### What you are asked to do
Among the records below, which lines contain the string "unless"? Report them.

————

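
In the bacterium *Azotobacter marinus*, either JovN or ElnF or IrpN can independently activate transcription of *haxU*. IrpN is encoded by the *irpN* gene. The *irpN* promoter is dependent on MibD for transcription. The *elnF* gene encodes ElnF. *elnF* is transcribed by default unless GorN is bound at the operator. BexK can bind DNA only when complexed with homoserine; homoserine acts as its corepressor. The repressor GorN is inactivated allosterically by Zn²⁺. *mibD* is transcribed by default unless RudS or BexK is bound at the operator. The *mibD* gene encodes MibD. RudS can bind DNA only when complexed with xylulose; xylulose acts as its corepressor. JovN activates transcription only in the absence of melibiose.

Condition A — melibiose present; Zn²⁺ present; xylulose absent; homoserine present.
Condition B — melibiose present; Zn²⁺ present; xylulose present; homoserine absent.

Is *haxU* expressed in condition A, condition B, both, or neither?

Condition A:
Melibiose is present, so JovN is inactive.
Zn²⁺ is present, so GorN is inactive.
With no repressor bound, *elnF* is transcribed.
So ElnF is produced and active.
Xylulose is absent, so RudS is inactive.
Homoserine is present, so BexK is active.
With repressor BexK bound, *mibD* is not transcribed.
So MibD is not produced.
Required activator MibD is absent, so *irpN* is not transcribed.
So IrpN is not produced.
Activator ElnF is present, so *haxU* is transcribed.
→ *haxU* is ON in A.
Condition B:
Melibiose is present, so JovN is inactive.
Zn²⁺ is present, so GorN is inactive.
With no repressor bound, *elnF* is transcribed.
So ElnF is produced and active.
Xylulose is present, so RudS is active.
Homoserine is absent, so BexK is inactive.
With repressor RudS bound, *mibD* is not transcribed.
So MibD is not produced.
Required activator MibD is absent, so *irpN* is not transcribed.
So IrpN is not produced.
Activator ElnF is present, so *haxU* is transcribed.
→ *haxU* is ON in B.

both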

————

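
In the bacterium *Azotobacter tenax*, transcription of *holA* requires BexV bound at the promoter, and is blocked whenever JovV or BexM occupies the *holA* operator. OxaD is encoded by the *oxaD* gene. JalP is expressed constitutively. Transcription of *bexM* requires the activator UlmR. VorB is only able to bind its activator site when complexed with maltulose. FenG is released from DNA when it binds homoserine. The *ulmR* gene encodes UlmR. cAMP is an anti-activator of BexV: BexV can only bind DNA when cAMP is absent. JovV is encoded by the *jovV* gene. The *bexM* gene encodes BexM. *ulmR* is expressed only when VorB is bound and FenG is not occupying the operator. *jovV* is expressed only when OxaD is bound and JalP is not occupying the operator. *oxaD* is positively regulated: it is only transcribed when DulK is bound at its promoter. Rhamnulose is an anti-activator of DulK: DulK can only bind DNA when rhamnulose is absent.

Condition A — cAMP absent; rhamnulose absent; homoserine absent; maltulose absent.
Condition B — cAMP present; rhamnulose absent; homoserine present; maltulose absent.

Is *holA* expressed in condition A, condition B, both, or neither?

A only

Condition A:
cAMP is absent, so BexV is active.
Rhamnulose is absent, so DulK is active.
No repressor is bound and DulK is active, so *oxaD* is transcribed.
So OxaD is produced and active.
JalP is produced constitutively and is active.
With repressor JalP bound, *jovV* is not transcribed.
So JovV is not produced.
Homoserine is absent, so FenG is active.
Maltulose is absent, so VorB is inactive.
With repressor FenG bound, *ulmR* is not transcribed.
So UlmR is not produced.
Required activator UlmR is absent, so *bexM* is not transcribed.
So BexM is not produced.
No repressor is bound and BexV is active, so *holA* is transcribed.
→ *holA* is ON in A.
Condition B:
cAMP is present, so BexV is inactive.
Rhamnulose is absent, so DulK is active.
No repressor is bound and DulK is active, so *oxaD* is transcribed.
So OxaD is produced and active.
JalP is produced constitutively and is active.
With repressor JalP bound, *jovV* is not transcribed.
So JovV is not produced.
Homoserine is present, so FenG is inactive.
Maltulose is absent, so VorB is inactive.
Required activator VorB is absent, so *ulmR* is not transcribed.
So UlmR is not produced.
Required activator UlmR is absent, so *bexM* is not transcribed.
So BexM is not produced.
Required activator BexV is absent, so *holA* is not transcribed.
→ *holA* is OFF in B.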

————

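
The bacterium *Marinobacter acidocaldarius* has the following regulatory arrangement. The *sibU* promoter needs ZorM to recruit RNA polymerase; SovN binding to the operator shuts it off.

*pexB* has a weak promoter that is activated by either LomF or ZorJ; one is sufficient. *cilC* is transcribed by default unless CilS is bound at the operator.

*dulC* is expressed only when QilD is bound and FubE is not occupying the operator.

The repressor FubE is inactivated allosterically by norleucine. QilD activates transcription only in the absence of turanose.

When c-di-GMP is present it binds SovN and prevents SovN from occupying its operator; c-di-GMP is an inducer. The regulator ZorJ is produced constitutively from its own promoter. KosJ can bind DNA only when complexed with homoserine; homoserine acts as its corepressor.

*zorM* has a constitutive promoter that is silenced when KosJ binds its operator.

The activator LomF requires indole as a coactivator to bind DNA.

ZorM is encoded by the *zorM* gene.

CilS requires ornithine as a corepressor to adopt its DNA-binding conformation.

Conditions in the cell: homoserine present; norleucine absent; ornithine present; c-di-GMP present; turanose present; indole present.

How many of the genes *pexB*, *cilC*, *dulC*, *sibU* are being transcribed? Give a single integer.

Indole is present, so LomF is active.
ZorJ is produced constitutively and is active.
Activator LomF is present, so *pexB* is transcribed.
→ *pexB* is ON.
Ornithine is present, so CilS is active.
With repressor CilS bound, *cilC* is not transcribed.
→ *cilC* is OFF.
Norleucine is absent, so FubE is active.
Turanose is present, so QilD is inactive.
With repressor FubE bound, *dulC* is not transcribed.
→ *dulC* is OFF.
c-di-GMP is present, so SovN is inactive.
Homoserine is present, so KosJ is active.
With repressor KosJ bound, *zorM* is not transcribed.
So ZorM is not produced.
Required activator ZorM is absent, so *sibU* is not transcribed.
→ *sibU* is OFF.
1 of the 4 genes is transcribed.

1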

————

### Reply to the task
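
In the bacterium *Azotobacter marinus*, either JovN or ElnF or IrpN can independently activate transcription of *haxU*. IrpN is encoded by the *irpN* gene. The *irpN* promoter is dependent on MibD for transcription. The *elnF* gene encodes ElnF. *elnF* is transcribed by default unless GorN is bound at the operator. BexK can bind DNA only when complexed with homoserine; homoserine acts as its corepressor. The repressor GorN is inactivated allosterically by Zn²⁺. *mibD* is transcribed by default unless RudS or BexK is bound at the operator. The *mibD* gene encodes MibD. RudS can bind DNA only when complexed with xylulose; xylulose acts as its corepressor. JovN activates transcription only in the absence of melibiose.
*pexB* has a weak promoter that is activated by either LomF or ZorJ; one is sufficient. *cilC* is transcribed by default unless CilS is bound at the operator.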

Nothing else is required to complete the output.